WORK REQUEST: Every line from the start of the listing below through the line that contains "Answer: 20336/225 ≈ 90.382" is to be reproduced word for word.

■ ■ ■ ■

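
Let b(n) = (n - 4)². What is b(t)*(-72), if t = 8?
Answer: -1152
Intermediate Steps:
b(n) = (-4 + n)²
b(t)*(-72) = (-4 + 8)²*(-72) = 4²*(-72) = 16*(-72) = -1152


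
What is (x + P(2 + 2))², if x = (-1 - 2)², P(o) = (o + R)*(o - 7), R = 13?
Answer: 1764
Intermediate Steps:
P(o) = (-7 + o)*(13 + o) (P(o) = (o + 13)*(o - 7) = (13 + o)*(-7 + o) = (-7 + o)*(13 + o))
x = 9 (x = (-3)² = 9)
(x + P(2 + 2))² = (9 + (-91 + (2 + 2)² + 6*(2 + 2)))² = (9 + (-91 + 4² + 6*4))² = (9 + (-91 + 16 + 24))² = (9 - 51)² = (-42)² = 1764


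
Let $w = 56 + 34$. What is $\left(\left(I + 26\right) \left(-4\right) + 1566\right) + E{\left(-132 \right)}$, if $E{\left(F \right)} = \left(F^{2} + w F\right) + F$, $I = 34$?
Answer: $6738$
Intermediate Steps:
$w = 90$
$E{\left(F \right)} = F^{2} + 91 F$ ($E{\left(F \right)} = \left(F^{2} + 90 F\right) + F = F^{2} + 91 F$)
$\left(\left(I + 26\right) \left(-4\right) + 1566\right) + E{\left(-132 \right)} = \left(\left(34 + 26\right) \left(-4\right) + 1566\right) - 132 \left(91 - 132\right) = \left(60 \left(-4\right) + 1566\right) - -5412 = \left(-240 + 1566\right) + 5412 = 1326 + 5412 = 6738$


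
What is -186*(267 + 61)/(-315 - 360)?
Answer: 20336/225 ≈ 90.382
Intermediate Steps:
-186*(267 + 61)/(-315 - 360) = -186/((-675/328)) = -186/((-675*1/328)) = -186/(-675/328) = -186*(-328/675) = 20336/225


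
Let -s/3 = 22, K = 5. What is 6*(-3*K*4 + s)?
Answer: -756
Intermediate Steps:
s = -66 (s = -3*22 = -66)
6*(-3*K*4 + s) = 6*(-3*5*4 - 66) = 6*(-15*4 - 66) = 6*(-60 - 66) = 6*(-126) = -756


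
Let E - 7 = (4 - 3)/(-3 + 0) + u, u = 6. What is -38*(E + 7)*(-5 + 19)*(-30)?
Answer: 313880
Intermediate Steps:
E = 38/3 (E = 7 + ((4 - 3)/(-3 + 0) + 6) = 7 + (1/(-3) + 6) = 7 + (1*(-⅓) + 6) = 7 + (-⅓ + 6) = 7 + 17/3 = 38/3 ≈ 12.667)
-38*(E + 7)*(-5 + 19)*(-30) = -38*(38/3 + 7)*(-5 + 19)*(-30) = -2242*14/3*(-30) = -38*826/3*(-30) = -31388/3*(-30) = 313880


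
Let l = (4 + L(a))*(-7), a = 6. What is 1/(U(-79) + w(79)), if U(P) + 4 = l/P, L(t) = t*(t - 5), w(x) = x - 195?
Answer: -79/9410 ≈ -0.0083953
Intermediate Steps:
w(x) = -195 + x
L(t) = t*(-5 + t)
l = -70 (l = (4 + 6*(-5 + 6))*(-7) = (4 + 6*1)*(-7) = (4 + 6)*(-7) = 10*(-7) = -70)
U(P) = -4 - 70/P
1/(U(-79) + w(79)) = 1/((-4 - 70/(-79)) + (-195 + 79)) = 1/((-4 - 70*(-1/79)) - 116) = 1/((-4 + 70/79) - 116) = 1/(-246/79 - 116) = 1/(-9410/79) = -79/9410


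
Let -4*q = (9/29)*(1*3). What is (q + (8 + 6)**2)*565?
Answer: 12830585/116 ≈ 1.1061e+5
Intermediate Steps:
q = -27/116 (q = -9/29*1*3/4 = -9*(1/29)*3/4 = -9*3/116 = -1/4*27/29 = -27/116 ≈ -0.23276)
(q + (8 + 6)**2)*565 = (-27/116 + (8 + 6)**2)*565 = (-27/116 + 14**2)*565 = (-27/116 + 196)*565 = (22709/116)*565 = 12830585/116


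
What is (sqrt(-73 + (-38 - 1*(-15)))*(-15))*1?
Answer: -60*I*sqrt(6) ≈ -146.97*I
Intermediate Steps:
(sqrt(-73 + (-38 - 1*(-15)))*(-15))*1 = (sqrt(-73 + (-38 + 15))*(-15))*1 = (sqrt(-73 - 23)*(-15))*1 = (sqrt(-96)*(-15))*1 = ((4*I*sqrt(6))*(-15))*1 = -60*I*sqrt(6)*1 = -60*I*sqrt(6)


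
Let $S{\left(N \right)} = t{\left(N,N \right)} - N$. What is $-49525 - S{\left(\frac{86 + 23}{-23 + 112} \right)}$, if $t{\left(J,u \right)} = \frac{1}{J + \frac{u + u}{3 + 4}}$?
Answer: $- \frac{4323926743}{87309} \approx -49524.0$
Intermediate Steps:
$t{\left(J,u \right)} = \frac{1}{J + \frac{2 u}{7}}$
$S{\left(N \right)} = - N + \frac{7}{9 N}$ ($S{\left(N \right)} = \frac{7}{2 N + 7 N} - N = \frac{7}{9 N} - N = - N + \frac{7}{9 N}$)
$-49525 - S{\left(\frac{86 + 23}{-23 + 112} \right)} = -49525 - \left(- \frac{86 + 23}{-23 + 112} + \frac{7}{9 \frac{86 + 23}{-23 + 112}}\right) = -49525 - \left(- \frac{109}{89} + \frac{7}{9 \cdot \frac{109}{89}}\right) = -49525 - \left(- \frac{109}{89} + \frac{7}{9 \cdot 109 \cdot \frac{1}{89}}\right) = -49525 - \left(\left(-1\right) \frac{109}{89} + \frac{7}{9 \cdot \frac{109}{89}}\right) = -49525 - \left(- \frac{109}{89} + \frac{7}{9} \cdot \frac{89}{109}\right) = -49525 - \left(- \frac{109}{89} + \frac{623}{981}\right) = -49525 - - \frac{51482}{87309} = -49525 + \frac{51482}{87309} = - \frac{4323926743}{87309}$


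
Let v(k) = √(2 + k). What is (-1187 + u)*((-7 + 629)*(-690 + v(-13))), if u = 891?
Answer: 127037280 - 184112*I*√11 ≈ 1.2704e+8 - 6.1063e+5*I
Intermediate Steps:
(-1187 + u)*((-7 + 629)*(-690 + v(-13))) = (-1187 + 891)*((-7 + 629)*(-690 + √(2 - 13))) = -184112*(-690 + √(-11)) = -184112*(-690 + I*√11) = -296*(-429180 + 622*I*√11) = 127037280 - 184112*I*√11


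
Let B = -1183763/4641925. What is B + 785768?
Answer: 3647474939637/4641925 ≈ 7.8577e+5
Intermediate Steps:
B = -1183763/4641925 (B = -1183763*1/4641925 = -1183763/4641925 ≈ -0.25502)
B + 785768 = -1183763/4641925 + 785768 = 3647474939637/4641925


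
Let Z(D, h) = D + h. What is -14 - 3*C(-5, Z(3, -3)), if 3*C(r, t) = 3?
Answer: -17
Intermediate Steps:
C(r, t) = 1 (C(r, t) = (1/3)*3 = 1)
-14 - 3*C(-5, Z(3, -3)) = -14 - 3*1 = -14 - 3 = -17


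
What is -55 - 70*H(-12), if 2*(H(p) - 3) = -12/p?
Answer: -300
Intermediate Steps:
H(p) = 3 - 6/p (H(p) = 3 + (-12/p)/2 = 3 - 6/p)
-55 - 70*H(-12) = -55 - 70*(3 - 6/(-12)) = -55 - 70*(3 - 6*(-1/12)) = -55 - 70*(3 + ½) = -55 - 70*7/2 = -55 - 245 = -300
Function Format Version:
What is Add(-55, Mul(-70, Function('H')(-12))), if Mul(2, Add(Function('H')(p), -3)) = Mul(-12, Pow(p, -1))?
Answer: -300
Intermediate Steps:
Function('H')(p) = Add(3, Mul(-6, Pow(p, -1))) (Function('H')(p) = Add(3, Mul(Rational(1, 2), Mul(-12, Pow(p, -1)))) = Add(3, Mul(-6, Pow(p, -1))))
Add(-55, Mul(-70, Function('H')(-12))) = Add(-55, Mul(-70, Add(3, Mul(-6, Pow(-12, -1))))) = Add(-55, Mul(-70, Add(3, Mul(-6, Rational(-1, 12))))) = Add(-55, Mul(-70, Add(3, Rational(1, 2)))) = Add(-55, Mul(-70, Rational(7, 2))) = Add(-55, -245) = -300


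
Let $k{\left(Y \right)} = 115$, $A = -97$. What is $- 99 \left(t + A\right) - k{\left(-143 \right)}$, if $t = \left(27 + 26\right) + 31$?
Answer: $1172$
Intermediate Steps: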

■ ■ ■ ■

FINISHED EXERCISE:
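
Let b(n) = (n - 4)². What is b(t)*(-72), if t = 8?
Answer: -1152
Intermediate Steps:
b(n) = (-4 + n)²
b(t)*(-72) = (-4 + 8)²*(-72) = 4²*(-72) = 16*(-72) = -1152


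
What is (x + P(2 + 2))², if x = (-1 - 2)², P(o) = (o + R)*(o - 7), R = 13?
Answer: 1764
Intermediate Steps:
P(o) = (-7 + o)*(13 + o) (P(o) = (o + 13)*(o - 7) = (13 + o)*(-7 + o) = (-7 + o)*(13 + o))
x = 9 (x = (-3)² = 9)
(x + P(2 + 2))² = (9 + (-91 + (2 + 2)² + 6*(2 + 2)))² = (9 + (-91 + 4² + 6*4))² = (9 + (-91 + 16 + 24))² = (9 - 51)² = (-42)² = 1764


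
Let $w = 56 + 34$. What is $\left(\left(I + 26\right) \left(-4\right) + 1566\right) + E{\left(-132 \right)}$, if $E{\left(F \right)} = \left(F^{2} + w F\right) + F$, $I = 34$?
Answer: $6738$
Intermediate Steps:
$w = 90$
$E{\left(F \right)} = F^{2} + 91 F$ ($E{\left(F \right)} = \left(F^{2} + 90 F\right) + F = F^{2} + 91 F$)
$\left(\left(I + 26\right) \left(-4\right) + 1566\right) + E{\left(-132 \right)} = \left(\left(34 + 26\right) \left(-4\right) + 1566\right) - 132 \left(91 - 132\right) = \left(60 \left(-4\right) + 1566\right) - -5412 = \left(-240 + 1566\right) + 5412 = 1326 + 5412 = 6738$


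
What is -186*(267 + 61)/(-315 - 360)?
Answer: 20336/225 ≈ 90.382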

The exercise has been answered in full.